(Saved entries)
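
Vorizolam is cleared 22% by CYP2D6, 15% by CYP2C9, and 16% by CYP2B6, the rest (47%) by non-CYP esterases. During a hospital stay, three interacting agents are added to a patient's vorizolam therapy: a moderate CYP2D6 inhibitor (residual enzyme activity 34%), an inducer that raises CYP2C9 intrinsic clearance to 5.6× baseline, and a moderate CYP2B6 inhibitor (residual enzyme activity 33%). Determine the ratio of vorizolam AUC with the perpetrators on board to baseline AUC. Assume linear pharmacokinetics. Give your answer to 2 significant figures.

0.70

The CYP2D6 pathway (22% of clearance) drops to 0.34× activity: 0.22 × 0.34 = 0.0748.
The CYP2C9 pathway (15% of clearance) is boosted to 5.6× activity: 0.15 × 5.6 = 0.84.
The CYP2B6 pathway (16% of clearance) is reduced to 0.33× activity: 0.16 × 0.33 = 0.0528.
Non-CYP routes (47%) are unchanged.
Relative clearance = 0.0748 + 0.84 + 0.0528 + 0.47 = 1.4376.
Net AUC ratio = 1 / 1.4376 = 0.70.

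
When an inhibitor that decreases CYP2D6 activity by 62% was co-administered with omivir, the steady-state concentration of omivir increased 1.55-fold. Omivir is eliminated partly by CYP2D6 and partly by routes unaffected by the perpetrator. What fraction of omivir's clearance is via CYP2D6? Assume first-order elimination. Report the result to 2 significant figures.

0.57

CL'/CL = 1 / 1.55 = 0.6452
0.38·fm + (1 − fm) = 0.6452
fm = (0.6452 − 1) / (0.38 − 1) = 0.57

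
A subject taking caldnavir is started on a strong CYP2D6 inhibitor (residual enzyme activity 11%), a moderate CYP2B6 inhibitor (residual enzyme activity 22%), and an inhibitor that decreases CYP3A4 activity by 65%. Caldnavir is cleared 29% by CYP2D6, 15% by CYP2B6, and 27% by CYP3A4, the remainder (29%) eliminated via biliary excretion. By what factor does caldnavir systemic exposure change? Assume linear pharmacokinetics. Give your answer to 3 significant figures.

CYP2D6: 0.29 × 0.11 = 0.0319
CYP2B6: 0.15 × 0.22 = 0.033
CYP3A4: 0.27 × 0.35 = 0.0945
Other: 0.29 (unchanged)
Relative clearance = 0.0319 + 0.033 + 0.0945 + 0.29 = 0.4494.
Net systemic exposure ratio = 1 / 0.4494 = 2.23.

2.23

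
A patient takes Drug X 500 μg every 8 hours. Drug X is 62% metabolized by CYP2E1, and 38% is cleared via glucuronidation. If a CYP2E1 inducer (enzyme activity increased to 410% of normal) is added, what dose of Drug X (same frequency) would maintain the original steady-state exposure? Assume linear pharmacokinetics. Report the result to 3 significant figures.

1.46 × 10³ μg

CYP2E1: 0.62 × 4.1 = 2.542
Other: 0.38 (unchanged)
Relative clearance = 2.542 + 0.38 = 2.922.
Css,avg = (dose rate)/CL, so holding Css fixed requires dose ∝ CL: 500 × 2.922 = 1.46 × 10³ μg.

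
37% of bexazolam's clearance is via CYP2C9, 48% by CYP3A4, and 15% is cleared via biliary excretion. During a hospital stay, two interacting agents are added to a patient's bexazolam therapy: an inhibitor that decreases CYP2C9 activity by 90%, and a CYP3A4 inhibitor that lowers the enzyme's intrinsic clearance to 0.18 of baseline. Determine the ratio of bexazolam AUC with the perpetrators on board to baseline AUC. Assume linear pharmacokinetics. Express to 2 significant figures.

3.7

The CYP2C9 pathway (37% of clearance) falls to 0.1× activity: 0.37 × 0.1 = 0.037.
The CYP3A4 pathway (48% of clearance) is reduced to 0.18× activity: 0.48 × 0.18 = 0.0864.
The remaining 15% of clearance is unaffected.
Relative clearance = 0.037 + 0.0864 + 0.15 = 0.2734.
Net AUC ratio = 1 / 0.2734 = 3.7.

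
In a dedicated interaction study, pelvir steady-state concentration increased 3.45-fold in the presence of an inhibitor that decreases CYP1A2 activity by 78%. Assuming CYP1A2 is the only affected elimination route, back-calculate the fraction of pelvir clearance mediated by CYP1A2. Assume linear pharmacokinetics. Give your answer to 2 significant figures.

0.91

Call the CYP1A2 fraction fm. After the interaction, CL_new/CL_old = fm × 0.22 + (1 − fm).
Steady-state concentration ratio = 1 / (new CL fraction), so new CL fraction = 1 / 3.45 = 0.2899.
fm × 0.22 + 1 − fm = 0.2899  ⇒  fm × (0.22 − 1) = −0.7101  ⇒  fm = 0.91.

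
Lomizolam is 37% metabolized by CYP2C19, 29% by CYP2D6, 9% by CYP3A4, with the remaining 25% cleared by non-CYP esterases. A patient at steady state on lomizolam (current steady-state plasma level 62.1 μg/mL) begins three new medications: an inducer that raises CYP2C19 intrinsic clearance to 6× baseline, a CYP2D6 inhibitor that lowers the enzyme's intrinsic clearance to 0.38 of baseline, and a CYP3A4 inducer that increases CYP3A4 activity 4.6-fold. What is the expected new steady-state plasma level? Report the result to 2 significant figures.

21 μg/mL

The CYP2C19 pathway (37% of clearance) is boosted to 6× activity: 0.37 × 6 = 2.22.
The CYP2D6 pathway (29% of clearance) is reduced to 0.38× activity: 0.29 × 0.38 = 0.1102.
The CYP3A4 pathway (9% of clearance) rises to 4.6× activity: 0.09 × 4.6 = 0.414.
Non-CYP routes (25%) are unchanged.
Relative clearance = 2.22 + 0.1102 + 0.414 + 0.25 = 2.9942.
Steady-state plasma level ∝ 1/CL: new value = 62.1 / 2.9942 = 21 μg/mL.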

> _PROBLEM_
Return the data above in full. Keep every line exactly as it is.

> _RESPONSE_
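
Vorizolam is cleared 22% by CYP2D6, 15% by CYP2C9, and 16% by CYP2B6, the rest (47%) by non-CYP esterases. During a hospital stay, three interacting agents are added to a patient's vorizolam therapy: a moderate CYP2D6 inhibitor (residual enzyme activity 34%), an inducer that raises CYP2C9 intrinsic clearance to 5.6× baseline, and a moderate CYP2B6 inhibitor (residual enzyme activity 33%). Determine the ratio of vorizolam AUC with the perpetrators on board to baseline AUC. Assume linear pharmacokinetics. Give your answer to 2 significant figures.

0.70

The CYP2D6 pathway (22% of clearance) drops to 0.34× activity: 0.22 × 0.34 = 0.0748.
The CYP2C9 pathway (15% of clearance) is boosted to 5.6× activity: 0.15 × 5.6 = 0.84.
The CYP2B6 pathway (16% of clearance) is reduced to 0.33× activity: 0.16 × 0.33 = 0.0528.
Non-CYP routes (47%) are unchanged.
Relative clearance = 0.0748 + 0.84 + 0.0528 + 0.47 = 1.4376.
Net AUC ratio = 1 / 1.4376 = 0.70.

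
When an inhibitor that decreases CYP2D6 activity by 62% was co-administered with omivir, the steady-state concentration of omivir increased 1.55-fold. Omivir is eliminated partly by CYP2D6 and partly by routes unaffected by the perpetrator. What fraction of omivir's clearance is via CYP2D6? Assume first-order elimination. Report the result to 2 significant figures.

0.57

CL'/CL = 1 / 1.55 = 0.6452
0.38·fm + (1 − fm) = 0.6452
fm = (0.6452 − 1) / (0.38 − 1) = 0.57

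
A subject taking caldnavir is started on a strong CYP2D6 inhibitor (residual enzyme activity 11%), a moderate CYP2B6 inhibitor (residual enzyme activity 22%), and an inhibitor that decreases CYP3A4 activity by 65%. Caldnavir is cleared 29% by CYP2D6, 15% by CYP2B6, and 27% by CYP3A4, the remainder (29%) eliminated via biliary excretion. By what factor does caldnavir systemic exposure change? Assume linear pharmacokinetics. Give your answer to 3 significant figures.

CYP2D6: 0.29 × 0.11 = 0.0319
CYP2B6: 0.15 × 0.22 = 0.033
CYP3A4: 0.27 × 0.35 = 0.0945
Other: 0.29 (unchanged)
Relative clearance = 0.0319 + 0.033 + 0.0945 + 0.29 = 0.4494.
Net systemic exposure ratio = 1 / 0.4494 = 2.23.

2.23

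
A patient takes Drug X 500 μg every 8 hours. Drug X is 62% metabolized by CYP2E1, and 38% is cleared via glucuronidation. If a CYP2E1 inducer (enzyme activity increased to 410% of normal) is added, what dose of Drug X (same frequency) would maintain the original steady-state exposure? Assume linear pharmacokinetics. Report the result to 3 significant figures.

1.46 × 10³ μg

CYP2E1: 0.62 × 4.1 = 2.542
Other: 0.38 (unchanged)
Relative clearance = 2.542 + 0.38 = 2.922.
Css,avg = (dose rate)/CL, so holding Css fixed requires dose ∝ CL: 500 × 2.922 = 1.46 × 10³ μg.

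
37% of bexazolam's clearance is via CYP2C9, 48% by CYP3A4, and 15% is cleared via biliary excretion. During a hospital stay, two interacting agents are added to a patient's bexazolam therapy: an inhibitor that decreases CYP2C9 activity by 90%, and a CYP3A4 inhibitor that lowers the enzyme's intrinsic clearance to 0.18 of baseline. Determine the ratio of bexazolam AUC with the perpetrators on board to baseline AUC. Assume linear pharmacokinetics. Express to 2 significant figures.

3.7

The CYP2C9 pathway (37% of clearance) falls to 0.1× activity: 0.37 × 0.1 = 0.037.
The CYP3A4 pathway (48% of clearance) is reduced to 0.18× activity: 0.48 × 0.18 = 0.0864.
The remaining 15% of clearance is unaffected.
Relative clearance = 0.037 + 0.0864 + 0.15 = 0.2734.
Net AUC ratio = 1 / 0.2734 = 3.7.

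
In a dedicated interaction study, pelvir steady-state concentration increased 3.45-fold in the presence of an inhibitor that decreases CYP1A2 activity by 78%. Assuming CYP1A2 is the only affected elimination route, back-calculate the fraction of pelvir clearance mediated by CYP1A2. Assume linear pharmacokinetics. Give your answer to 2 significant figures.

0.91

Call the CYP1A2 fraction fm. After the interaction, CL_new/CL_old = fm × 0.22 + (1 − fm).
Steady-state concentration ratio = 1 / (new CL fraction), so new CL fraction = 1 / 3.45 = 0.2899.
fm × 0.22 + 1 − fm = 0.2899  ⇒  fm × (0.22 − 1) = −0.7101  ⇒  fm = 0.91.

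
Lomizolam is 37% metabolized by CYP2C19, 29% by CYP2D6, 9% by CYP3A4, with the remaining 25% cleared by non-CYP esterases. A patient at steady state on lomizolam (current steady-state plasma level 62.1 μg/mL) begins three new medications: an inducer that raises CYP2C19 intrinsic clearance to 6× baseline, a CYP2D6 inhibitor that lowers the enzyme's intrinsic clearance to 0.38 of baseline, and a CYP3A4 inducer that increases CYP3A4 activity 4.6-fold. What is the expected new steady-state plasma level? Report the result to 2 significant figures.

21 μg/mL

The CYP2C19 pathway (37% of clearance) is boosted to 6× activity: 0.37 × 6 = 2.22.
The CYP2D6 pathway (29% of clearance) is reduced to 0.38× activity: 0.29 × 0.38 = 0.1102.
The CYP3A4 pathway (9% of clearance) rises to 4.6× activity: 0.09 × 4.6 = 0.414.
Non-CYP routes (25%) are unchanged.
Relative clearance = 2.22 + 0.1102 + 0.414 + 0.25 = 2.9942.
Steady-state plasma level ∝ 1/CL: new value = 62.1 / 2.9942 = 21 μg/mL.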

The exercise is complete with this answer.